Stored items
☆ ☆ ☆ ☆
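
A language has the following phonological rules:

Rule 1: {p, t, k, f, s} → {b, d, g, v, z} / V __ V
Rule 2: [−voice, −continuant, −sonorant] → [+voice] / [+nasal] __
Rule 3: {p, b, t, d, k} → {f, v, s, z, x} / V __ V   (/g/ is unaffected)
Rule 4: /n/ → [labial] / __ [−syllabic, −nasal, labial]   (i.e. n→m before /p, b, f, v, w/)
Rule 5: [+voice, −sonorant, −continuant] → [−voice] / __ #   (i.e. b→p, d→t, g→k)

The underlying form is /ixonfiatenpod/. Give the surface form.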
☆ ☆ ☆ ☆
◆ **Problem description**:
Beginning with the line that holds "Rule 4: /n/", copy the entries exactly to their last line, and leave out every earlier line.

◆ **Final answer**:
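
Rule 4: /n/ → [labial] / __ [−syllabic, −nasal, labial]   (i.e. n→m before /p, b, f, v, w/)
Rule 5: [+voice, −sonorant, −continuant] → [−voice] / __ #   (i.e. b→p, d→t, g→k)

The underlying form is /ixonfiatenpod/. Give the surface form.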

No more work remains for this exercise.